#### [Activity]
From the first line of the data below, copy each line up to the one containing "9:30am | 11am |", and include that line too.

_____

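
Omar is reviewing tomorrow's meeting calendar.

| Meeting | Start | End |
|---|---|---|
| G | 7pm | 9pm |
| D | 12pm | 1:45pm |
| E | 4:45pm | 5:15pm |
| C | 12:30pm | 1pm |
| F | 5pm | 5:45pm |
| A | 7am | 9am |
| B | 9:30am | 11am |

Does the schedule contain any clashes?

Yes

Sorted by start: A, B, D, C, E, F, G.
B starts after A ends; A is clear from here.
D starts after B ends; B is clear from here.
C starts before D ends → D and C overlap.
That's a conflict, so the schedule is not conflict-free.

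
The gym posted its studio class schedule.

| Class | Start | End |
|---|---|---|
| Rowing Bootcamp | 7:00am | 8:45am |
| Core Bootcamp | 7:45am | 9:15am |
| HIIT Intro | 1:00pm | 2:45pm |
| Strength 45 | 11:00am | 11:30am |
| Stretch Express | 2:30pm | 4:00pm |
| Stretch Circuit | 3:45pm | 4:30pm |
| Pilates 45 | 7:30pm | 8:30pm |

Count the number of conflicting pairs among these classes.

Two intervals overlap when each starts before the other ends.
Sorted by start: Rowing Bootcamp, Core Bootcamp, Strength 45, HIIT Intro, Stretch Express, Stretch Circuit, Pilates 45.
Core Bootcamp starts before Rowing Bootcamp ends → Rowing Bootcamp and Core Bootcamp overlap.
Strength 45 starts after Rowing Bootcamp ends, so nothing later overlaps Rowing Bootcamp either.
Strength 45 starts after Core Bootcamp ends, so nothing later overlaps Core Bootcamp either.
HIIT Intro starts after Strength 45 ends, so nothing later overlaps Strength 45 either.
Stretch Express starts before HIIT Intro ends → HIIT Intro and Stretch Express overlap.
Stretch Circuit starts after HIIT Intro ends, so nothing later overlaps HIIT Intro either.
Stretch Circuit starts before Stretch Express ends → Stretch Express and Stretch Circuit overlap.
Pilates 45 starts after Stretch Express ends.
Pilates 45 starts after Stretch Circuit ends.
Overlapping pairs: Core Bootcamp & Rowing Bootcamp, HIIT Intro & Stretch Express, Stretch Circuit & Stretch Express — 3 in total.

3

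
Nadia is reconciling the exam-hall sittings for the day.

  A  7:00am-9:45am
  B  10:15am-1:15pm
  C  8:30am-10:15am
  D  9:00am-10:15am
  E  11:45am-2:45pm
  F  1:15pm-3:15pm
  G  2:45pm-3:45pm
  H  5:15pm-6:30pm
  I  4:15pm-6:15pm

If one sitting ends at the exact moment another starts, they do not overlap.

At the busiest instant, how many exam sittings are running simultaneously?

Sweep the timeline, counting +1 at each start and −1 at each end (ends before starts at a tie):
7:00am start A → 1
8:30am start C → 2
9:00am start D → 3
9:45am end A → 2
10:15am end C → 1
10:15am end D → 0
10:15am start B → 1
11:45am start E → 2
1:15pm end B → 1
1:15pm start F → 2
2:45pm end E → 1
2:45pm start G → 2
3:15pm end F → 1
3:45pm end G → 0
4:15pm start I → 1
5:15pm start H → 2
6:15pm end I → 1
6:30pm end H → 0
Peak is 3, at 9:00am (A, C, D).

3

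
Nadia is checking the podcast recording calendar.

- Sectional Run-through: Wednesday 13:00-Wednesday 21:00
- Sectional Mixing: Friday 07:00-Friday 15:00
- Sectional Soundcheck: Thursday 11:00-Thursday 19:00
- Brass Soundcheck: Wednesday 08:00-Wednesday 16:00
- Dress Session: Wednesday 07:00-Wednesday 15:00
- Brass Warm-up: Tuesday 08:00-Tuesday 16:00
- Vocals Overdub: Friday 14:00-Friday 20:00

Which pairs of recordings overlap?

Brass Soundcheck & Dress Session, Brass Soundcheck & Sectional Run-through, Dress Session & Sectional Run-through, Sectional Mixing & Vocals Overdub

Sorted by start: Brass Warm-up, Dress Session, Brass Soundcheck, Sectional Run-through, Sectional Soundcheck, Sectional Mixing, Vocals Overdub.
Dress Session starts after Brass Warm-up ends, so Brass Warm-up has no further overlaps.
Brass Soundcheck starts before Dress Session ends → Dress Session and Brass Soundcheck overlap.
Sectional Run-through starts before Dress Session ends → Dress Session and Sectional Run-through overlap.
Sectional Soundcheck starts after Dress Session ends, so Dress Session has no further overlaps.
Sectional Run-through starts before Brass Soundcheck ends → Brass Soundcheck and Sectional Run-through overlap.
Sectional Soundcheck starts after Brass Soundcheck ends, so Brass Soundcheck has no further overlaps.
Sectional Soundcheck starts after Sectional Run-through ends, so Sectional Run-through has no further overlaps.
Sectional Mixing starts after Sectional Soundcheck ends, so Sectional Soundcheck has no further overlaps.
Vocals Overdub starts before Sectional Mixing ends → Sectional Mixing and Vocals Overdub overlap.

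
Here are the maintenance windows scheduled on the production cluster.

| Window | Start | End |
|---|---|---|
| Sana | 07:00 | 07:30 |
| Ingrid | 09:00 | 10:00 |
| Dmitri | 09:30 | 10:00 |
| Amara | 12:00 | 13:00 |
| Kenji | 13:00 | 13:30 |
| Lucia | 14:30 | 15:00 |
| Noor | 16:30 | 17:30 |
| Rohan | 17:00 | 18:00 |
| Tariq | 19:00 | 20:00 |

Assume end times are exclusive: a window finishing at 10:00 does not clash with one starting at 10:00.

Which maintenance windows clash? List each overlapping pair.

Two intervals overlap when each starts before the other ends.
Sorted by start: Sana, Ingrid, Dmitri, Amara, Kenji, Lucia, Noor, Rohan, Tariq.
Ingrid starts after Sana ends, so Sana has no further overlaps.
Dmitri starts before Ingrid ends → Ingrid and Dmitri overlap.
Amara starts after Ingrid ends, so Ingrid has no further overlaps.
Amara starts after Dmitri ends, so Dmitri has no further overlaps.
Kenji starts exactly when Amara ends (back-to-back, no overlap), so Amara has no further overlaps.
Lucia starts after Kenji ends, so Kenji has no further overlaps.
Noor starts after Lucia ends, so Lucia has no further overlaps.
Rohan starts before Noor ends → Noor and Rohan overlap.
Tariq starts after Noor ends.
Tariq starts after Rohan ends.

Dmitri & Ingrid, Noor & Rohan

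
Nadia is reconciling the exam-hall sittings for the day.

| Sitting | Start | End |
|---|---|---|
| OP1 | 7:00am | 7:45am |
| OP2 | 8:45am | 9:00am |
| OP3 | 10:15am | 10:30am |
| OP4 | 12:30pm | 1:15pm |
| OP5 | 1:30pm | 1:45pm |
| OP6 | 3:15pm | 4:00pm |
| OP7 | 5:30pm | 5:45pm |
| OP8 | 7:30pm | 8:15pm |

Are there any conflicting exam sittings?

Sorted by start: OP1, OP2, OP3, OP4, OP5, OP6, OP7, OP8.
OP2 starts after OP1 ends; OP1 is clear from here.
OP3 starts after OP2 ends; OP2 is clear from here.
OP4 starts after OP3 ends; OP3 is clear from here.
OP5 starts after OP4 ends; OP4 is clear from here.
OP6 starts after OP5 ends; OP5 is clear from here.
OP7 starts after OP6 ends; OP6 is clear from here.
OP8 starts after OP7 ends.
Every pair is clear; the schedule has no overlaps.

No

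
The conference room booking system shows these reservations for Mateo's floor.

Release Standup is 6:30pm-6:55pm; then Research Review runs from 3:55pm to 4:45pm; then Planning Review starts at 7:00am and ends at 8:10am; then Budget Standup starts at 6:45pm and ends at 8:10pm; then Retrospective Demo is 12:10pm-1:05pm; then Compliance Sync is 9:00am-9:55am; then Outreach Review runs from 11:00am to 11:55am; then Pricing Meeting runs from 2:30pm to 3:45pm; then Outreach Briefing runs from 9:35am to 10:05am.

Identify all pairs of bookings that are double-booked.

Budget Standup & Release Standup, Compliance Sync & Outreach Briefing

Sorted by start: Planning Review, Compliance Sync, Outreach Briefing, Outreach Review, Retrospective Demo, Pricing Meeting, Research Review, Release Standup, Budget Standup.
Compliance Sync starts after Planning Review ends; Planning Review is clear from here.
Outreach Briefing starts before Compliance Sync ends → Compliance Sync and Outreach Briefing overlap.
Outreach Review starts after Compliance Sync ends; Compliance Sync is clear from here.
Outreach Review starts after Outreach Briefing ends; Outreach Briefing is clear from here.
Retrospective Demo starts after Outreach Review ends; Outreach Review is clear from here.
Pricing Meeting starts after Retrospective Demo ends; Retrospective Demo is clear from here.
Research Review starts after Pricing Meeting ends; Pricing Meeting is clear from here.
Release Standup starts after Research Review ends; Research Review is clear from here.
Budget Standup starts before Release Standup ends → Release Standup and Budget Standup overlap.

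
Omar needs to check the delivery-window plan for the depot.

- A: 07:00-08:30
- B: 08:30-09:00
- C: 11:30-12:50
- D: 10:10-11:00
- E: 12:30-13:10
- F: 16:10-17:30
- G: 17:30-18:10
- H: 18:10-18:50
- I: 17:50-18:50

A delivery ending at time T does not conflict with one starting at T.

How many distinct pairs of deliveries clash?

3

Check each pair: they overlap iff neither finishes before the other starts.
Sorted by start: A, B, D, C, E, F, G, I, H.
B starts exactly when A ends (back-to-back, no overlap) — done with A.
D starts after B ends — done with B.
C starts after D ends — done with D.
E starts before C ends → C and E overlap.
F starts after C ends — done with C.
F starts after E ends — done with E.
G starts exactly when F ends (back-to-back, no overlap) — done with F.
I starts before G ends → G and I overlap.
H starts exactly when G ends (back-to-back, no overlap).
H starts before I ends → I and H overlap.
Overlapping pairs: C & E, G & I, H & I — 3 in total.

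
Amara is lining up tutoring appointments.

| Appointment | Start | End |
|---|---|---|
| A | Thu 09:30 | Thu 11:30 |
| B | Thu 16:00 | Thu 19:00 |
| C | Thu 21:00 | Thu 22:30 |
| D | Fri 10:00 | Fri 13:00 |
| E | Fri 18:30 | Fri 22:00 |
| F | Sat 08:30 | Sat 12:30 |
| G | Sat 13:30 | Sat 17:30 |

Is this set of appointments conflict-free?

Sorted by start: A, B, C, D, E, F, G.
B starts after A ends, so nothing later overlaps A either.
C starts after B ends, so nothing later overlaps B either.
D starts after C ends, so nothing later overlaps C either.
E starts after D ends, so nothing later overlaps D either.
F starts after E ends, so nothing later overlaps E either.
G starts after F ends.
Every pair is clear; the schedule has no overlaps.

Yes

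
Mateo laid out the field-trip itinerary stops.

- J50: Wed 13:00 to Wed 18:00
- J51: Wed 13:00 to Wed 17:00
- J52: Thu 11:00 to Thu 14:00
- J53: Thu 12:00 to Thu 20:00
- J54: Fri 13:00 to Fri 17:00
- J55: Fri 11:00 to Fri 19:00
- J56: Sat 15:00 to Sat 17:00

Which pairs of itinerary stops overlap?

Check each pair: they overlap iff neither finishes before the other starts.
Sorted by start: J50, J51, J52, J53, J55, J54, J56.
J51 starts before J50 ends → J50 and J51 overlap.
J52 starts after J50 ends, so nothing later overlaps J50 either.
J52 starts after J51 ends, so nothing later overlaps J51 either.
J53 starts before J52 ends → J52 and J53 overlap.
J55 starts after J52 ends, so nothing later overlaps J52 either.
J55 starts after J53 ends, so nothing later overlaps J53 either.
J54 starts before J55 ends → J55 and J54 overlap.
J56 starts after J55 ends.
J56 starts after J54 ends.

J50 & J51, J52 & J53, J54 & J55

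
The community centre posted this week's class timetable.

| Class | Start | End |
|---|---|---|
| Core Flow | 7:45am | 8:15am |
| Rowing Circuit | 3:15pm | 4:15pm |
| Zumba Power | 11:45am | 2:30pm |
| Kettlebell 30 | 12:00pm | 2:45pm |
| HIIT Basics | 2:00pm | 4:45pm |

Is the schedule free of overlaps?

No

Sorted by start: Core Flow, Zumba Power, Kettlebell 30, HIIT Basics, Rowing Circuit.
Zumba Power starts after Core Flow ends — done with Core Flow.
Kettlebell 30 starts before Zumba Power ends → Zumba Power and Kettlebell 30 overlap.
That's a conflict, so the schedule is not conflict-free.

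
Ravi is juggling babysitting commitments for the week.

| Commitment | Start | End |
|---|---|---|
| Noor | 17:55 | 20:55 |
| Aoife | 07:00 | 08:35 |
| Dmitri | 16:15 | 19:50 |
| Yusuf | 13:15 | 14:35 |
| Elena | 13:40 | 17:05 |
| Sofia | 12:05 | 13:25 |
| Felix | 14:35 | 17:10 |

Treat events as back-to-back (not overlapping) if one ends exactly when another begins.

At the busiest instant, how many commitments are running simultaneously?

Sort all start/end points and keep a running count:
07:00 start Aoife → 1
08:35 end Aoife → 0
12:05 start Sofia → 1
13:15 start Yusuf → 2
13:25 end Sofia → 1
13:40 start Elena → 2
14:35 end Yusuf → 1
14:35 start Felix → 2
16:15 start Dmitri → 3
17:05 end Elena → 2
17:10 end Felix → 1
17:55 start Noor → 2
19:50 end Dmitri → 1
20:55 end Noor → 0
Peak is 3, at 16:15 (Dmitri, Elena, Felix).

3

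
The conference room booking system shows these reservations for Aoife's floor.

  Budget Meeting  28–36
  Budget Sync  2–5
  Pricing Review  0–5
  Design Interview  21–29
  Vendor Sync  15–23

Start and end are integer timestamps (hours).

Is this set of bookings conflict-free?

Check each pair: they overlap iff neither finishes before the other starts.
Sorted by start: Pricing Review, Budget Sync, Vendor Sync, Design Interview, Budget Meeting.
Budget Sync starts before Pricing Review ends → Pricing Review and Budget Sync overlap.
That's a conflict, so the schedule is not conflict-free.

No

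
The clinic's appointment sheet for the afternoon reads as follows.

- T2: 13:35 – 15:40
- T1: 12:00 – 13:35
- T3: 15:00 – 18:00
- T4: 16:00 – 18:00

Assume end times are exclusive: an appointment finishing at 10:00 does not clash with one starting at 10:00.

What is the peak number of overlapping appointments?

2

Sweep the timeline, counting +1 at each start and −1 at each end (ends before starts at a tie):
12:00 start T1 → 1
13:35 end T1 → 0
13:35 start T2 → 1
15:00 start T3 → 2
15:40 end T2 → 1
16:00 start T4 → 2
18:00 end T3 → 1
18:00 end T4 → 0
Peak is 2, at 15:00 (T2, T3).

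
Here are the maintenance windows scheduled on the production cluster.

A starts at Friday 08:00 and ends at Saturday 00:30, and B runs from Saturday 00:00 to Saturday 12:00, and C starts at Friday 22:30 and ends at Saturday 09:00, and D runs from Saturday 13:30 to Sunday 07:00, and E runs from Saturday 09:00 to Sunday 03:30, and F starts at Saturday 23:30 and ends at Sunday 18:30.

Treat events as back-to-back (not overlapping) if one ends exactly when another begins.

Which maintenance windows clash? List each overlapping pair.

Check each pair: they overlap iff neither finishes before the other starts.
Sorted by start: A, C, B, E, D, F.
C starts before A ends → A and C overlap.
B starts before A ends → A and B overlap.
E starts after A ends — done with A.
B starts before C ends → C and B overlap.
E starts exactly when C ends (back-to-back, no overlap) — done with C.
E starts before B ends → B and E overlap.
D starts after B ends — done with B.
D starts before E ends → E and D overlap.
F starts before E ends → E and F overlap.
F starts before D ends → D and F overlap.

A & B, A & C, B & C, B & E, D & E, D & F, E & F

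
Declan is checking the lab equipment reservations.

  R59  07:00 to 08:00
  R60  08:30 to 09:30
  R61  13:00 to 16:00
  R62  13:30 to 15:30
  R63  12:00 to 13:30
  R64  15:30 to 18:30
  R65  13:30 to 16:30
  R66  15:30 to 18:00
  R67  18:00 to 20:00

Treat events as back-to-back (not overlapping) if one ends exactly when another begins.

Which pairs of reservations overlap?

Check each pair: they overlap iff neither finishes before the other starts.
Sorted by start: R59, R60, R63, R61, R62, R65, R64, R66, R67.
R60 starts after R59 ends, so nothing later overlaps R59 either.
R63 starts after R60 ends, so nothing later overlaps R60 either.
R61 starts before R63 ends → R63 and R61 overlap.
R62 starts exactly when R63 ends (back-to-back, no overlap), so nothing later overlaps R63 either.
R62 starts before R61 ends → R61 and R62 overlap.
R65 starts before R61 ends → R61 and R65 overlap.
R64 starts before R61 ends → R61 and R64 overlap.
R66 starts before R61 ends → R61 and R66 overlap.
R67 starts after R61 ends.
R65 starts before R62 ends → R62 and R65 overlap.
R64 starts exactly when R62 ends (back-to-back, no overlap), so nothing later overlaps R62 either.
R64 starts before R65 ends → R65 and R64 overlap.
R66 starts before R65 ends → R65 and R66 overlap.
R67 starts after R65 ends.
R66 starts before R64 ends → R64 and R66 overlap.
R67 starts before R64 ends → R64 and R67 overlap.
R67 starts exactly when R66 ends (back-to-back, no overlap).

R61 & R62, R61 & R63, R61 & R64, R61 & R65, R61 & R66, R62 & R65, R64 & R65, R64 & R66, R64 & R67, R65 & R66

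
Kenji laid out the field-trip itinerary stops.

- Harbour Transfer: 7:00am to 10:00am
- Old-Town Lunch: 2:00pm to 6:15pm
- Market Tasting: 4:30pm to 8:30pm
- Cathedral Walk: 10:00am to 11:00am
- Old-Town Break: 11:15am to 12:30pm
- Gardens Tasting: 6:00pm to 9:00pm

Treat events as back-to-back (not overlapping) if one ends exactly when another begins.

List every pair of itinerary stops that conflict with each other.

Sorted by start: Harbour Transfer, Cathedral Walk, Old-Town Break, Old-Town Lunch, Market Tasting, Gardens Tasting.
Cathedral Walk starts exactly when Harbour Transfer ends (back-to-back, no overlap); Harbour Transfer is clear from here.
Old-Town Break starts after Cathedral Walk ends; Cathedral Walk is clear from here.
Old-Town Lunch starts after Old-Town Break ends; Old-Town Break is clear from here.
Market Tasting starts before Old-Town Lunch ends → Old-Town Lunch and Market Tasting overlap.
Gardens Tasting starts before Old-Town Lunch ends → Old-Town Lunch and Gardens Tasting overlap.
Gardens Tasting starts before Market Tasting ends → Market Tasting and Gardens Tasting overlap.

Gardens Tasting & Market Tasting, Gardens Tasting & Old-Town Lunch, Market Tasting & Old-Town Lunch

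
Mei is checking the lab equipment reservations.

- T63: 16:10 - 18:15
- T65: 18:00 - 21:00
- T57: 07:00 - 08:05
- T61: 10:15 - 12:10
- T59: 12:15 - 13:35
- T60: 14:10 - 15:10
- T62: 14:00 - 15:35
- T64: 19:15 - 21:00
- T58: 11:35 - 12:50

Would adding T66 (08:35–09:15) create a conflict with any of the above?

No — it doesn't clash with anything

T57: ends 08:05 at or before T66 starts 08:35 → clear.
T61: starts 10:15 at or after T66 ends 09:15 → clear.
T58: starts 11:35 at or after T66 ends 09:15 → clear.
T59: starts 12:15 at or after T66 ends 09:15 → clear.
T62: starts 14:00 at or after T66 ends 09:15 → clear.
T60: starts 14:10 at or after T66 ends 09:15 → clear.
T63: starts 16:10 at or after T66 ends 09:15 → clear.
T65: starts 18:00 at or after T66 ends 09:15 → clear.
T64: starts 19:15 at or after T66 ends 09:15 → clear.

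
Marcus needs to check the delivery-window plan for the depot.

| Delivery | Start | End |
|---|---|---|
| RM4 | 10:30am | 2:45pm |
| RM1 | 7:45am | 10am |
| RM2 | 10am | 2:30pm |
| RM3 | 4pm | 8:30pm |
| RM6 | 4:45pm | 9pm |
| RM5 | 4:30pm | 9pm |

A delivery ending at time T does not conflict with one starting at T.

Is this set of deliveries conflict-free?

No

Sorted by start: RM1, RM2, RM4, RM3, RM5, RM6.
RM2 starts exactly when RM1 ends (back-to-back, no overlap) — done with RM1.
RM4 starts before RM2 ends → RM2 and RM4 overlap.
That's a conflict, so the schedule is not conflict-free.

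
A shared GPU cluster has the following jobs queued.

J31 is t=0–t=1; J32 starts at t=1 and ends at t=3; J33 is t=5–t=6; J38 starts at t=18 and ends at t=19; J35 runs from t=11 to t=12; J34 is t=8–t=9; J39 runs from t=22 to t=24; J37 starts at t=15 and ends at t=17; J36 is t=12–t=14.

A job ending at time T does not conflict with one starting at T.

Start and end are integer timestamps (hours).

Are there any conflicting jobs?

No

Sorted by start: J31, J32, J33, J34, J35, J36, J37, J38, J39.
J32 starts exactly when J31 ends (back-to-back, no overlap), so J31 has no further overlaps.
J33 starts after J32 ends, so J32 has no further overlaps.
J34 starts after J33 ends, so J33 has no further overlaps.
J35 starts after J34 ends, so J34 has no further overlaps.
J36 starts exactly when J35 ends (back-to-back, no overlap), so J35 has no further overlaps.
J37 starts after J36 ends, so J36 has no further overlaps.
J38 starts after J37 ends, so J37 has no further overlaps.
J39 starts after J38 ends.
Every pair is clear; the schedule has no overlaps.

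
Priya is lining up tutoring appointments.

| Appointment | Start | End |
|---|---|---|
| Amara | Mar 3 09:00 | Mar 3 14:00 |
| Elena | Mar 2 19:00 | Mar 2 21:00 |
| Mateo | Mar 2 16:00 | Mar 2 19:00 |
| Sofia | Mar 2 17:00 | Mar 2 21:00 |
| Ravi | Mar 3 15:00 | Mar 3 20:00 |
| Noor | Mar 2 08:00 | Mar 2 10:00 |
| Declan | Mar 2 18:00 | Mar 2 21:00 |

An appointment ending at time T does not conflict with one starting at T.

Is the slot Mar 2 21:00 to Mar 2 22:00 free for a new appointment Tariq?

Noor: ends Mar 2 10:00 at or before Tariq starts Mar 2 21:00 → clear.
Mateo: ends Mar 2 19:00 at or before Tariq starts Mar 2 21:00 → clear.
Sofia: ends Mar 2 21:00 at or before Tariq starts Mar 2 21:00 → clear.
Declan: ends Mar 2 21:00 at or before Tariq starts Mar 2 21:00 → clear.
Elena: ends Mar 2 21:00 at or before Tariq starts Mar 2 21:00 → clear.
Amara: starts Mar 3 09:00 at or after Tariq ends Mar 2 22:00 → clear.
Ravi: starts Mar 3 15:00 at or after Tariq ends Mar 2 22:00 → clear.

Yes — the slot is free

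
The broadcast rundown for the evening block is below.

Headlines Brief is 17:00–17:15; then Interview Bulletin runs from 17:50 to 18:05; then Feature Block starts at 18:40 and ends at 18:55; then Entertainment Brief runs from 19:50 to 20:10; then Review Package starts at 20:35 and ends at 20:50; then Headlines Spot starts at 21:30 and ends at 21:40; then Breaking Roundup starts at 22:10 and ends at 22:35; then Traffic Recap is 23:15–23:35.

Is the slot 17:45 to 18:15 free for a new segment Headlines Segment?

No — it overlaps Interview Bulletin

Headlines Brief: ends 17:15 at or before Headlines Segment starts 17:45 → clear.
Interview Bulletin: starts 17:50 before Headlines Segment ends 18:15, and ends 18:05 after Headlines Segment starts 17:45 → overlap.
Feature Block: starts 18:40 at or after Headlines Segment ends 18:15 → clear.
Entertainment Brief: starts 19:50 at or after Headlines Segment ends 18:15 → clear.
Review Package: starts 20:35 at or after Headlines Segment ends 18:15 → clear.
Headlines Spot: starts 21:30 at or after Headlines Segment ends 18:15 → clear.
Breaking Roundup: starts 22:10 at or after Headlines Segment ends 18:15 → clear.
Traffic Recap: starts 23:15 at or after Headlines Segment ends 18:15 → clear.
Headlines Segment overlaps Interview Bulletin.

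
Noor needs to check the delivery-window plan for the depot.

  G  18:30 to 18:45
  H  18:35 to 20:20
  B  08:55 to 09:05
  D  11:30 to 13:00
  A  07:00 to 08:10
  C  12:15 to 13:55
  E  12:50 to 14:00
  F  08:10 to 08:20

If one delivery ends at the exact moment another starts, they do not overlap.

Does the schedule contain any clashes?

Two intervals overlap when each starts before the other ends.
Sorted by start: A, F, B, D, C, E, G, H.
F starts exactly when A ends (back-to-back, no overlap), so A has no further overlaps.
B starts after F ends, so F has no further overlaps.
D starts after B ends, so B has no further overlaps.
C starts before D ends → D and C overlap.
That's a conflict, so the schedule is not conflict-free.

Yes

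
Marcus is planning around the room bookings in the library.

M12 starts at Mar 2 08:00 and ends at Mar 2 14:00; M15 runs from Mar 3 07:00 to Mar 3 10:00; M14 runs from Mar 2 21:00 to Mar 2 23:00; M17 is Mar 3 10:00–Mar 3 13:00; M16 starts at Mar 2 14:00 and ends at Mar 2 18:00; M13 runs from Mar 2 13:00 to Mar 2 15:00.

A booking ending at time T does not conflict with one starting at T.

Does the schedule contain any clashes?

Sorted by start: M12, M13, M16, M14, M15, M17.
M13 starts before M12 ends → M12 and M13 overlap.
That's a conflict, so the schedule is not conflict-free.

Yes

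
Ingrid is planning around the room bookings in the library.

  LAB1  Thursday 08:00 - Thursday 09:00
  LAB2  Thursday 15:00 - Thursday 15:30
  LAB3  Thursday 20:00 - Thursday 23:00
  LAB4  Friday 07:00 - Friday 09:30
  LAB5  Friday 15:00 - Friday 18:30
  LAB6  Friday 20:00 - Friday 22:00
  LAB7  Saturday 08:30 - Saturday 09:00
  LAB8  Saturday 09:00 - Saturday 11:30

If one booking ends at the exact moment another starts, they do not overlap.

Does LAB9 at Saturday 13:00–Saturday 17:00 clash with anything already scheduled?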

_____

#### [Output of the task]
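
Omar is reviewing tomorrow's meeting calendar.

| Meeting | Start | End |
|---|---|---|
| G | 7pm | 9pm |
| D | 12pm | 1:45pm |
| E | 4:45pm | 5:15pm |
| C | 12:30pm | 1pm |
| F | 5pm | 5:45pm |
| A | 7am | 9am |
| B | 9:30am | 11am |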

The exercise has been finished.